*Stored data entries*:
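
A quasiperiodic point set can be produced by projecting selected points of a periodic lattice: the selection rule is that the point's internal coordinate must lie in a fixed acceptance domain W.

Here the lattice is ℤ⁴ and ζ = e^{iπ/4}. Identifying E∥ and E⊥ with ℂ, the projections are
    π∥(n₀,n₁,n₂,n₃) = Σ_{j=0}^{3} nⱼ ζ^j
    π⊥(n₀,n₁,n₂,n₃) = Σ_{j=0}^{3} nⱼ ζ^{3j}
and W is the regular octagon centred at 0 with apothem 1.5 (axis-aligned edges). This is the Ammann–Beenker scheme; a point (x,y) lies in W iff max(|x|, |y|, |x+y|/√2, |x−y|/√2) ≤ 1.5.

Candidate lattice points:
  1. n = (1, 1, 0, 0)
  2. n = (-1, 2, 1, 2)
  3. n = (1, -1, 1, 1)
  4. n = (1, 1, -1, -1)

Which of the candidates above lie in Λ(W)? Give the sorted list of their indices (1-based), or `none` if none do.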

*Problem description*: Please return, exactly as written, the line containing "4. n = (1, 1, -1, -1)" and every line after it through the end of the records above, and nothing else.

*Task output*:
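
  4. n = (1, 1, -1, -1)

Which of the candidates above lie in Λ(W)? Give the sorted list of their indices (1-based), or `none` if none do.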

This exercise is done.